<<<<

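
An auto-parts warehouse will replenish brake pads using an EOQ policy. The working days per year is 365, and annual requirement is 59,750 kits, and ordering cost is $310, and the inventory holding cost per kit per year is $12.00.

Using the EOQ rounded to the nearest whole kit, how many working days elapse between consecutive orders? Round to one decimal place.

10.7 days

2DS/H = 2·59,750·310/12 = 3,087,083.33
EOQ = √3,087,083.33 ≈ 1,757.01 → Q = 1,757 kits
T = Q/D × 365 days = 1,757/59,750 × 365 = 10.733 days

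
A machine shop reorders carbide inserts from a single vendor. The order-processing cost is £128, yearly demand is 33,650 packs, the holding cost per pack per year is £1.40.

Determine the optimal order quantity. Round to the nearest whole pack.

2DS/H = 2·33,650·128/1.4 = 6,153,142.86
EOQ = √6,153,142.86 ≈ 2,480.55

2,481 packs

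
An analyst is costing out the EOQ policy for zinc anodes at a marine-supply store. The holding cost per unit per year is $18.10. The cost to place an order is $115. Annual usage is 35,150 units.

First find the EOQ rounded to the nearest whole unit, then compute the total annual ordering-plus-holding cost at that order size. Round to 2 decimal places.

$12,096.67

Q* = √(2·D·S / H) = √(2·35,150·115 / 18.1) = √446,657.5 ≈ 668.32 → Q = 668 units
Annual ordering cost = (D/Q)·S = (35,150/668) × 115 = $6,051.27
Annual holding cost  = (Q/2)·H = (668/2) × 18.1 = $6,045.40
Total = $6,051.27 + $6,045.40 = $12,096.67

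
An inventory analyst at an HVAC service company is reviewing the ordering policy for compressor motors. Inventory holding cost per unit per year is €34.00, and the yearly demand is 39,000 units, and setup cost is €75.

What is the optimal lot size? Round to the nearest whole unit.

415 units

Q* = √(2·D·S / H) = √(2·39,000·75 / 34) = √172,058.8 ≈ 414.80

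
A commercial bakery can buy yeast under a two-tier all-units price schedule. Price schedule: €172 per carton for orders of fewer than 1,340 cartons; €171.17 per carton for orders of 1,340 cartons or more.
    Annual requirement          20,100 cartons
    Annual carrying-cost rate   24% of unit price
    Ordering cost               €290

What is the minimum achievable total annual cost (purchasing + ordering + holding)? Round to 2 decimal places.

€3,472,391.14

H₁ = 24%×€172 = €41.2800;  H₂ = 24%×€171.17 = €41.0808
EOQ₁ = √(2×20,100×290/41.2800) = 531.43  (< 1,340, feasible at tier 1)
EOQ₂ = √(2×20,100×290/41.0808) = 532.71  (< 1,340 → use Q = 1,340 at tier-2 price)
TC(tier 1 (EOQ₁), Q≈531.4) = €3,479,137.23
TC(tier 2, Q≈1,340.0) = €3,472,391.14
Minimum at tier 2: €3,472,391.14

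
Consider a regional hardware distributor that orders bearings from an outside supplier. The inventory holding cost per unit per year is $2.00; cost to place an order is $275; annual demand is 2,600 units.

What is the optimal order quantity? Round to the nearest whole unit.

846 units

EOQ = √(2DS/H) = √(2 × 2,600 × 275 / 2)
    = √(715,000.00) ≈ 845.58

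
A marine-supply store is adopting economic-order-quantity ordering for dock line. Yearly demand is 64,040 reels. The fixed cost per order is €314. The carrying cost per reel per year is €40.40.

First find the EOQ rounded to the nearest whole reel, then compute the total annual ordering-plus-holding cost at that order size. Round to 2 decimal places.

€40,308.46

Optimal lot size Q* = (2 × 64,040 × €314 / €40.4)^½ ≈ 997.73 → Q = 998 reels
Ordering: D/Q × S = 64,040/998 × €314 = €20,148.86
Holding:  Q/2 × H = 998/2 × €40.4 = €20,159.60
Total = €20,148.86 + €20,159.60 = €40,308.46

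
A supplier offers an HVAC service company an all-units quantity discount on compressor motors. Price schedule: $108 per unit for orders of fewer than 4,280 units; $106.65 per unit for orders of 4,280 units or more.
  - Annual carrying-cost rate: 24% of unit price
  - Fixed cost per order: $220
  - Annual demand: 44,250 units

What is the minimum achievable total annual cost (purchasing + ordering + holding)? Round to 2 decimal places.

H₁ = 24%×$108 = $25.9200;  H₂ = 24%×$106.65 = $25.5960
EOQ₁ = √(2×44,250×220/25.9200) = 866.69  (< 4,280, feasible at tier 1)
EOQ₂ = √(2×44,250×220/25.5960) = 872.16  (< 4,280 → use Q = 4,280 at tier-2 price)
TC(tier 1 (EOQ₁), Q≈866.7) = $4,801,464.69
TC(tier 2, Q≈4,280.0) = $4,776,312.47
Minimum at tier 2: $4,776,312.47

$4,776,312.47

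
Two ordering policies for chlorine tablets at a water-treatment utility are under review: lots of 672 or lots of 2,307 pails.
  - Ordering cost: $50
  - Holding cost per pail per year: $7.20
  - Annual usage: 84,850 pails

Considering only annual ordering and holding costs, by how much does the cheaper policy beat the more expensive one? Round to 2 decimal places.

For each Q, cost = (D/Q)·S + (Q/2)·H.
TC(672) = (84,850/672)×50 + (672/2)×7.2 = $8,732.44
TC(2,307) = (84,850/2,307)×50 + (2,307/2)×7.2 = $10,144.17
Lots of 672 are cheaper by $1,411.72.

$1,411.72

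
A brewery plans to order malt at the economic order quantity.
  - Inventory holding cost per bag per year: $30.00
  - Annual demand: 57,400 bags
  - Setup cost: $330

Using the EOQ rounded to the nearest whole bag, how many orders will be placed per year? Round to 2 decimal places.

51.07 orders per year

Optimal lot size Q* = (2 × 57,400 × $330 / $30)^½ ≈ 1,123.74 → Q = 1,124
Orders per year = D/Q = 57,400 / 1,124 = 51.068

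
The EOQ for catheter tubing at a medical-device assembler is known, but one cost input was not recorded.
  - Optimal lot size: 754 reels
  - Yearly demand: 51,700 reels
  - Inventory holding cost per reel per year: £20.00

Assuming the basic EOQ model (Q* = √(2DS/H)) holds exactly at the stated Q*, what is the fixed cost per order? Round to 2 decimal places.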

>>>>

Exercise: All lines from the one that contains "- Annual demand: 57,400 bags" through the end of the material are to be quoted exactly, with both ends included.

Your response:
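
  - Annual demand: 57,400 bags
  - Setup cost: $330

Using the EOQ rounded to the nearest whole bag, how many orders will be placed per year? Round to 2 decimal places.

51.07 orders per year

Optimal lot size Q* = (2 × 57,400 × $330 / $30)^½ ≈ 1,123.74 → Q = 1,124
Orders per year = D/Q = 57,400 / 1,124 = 51.068

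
The EOQ for catheter tubing at a medical-device assembler is known, but one cost input was not recorded.
  - Optimal lot size: 754 reels
  - Yearly demand: 51,700 reels
  - Inventory holding cost per reel per year: £20.00

Assuming the basic EOQ model (Q* = √(2DS/H)) holds exactly at the stated Q*, what is the fixed cost per order? Round to 2 decimal places.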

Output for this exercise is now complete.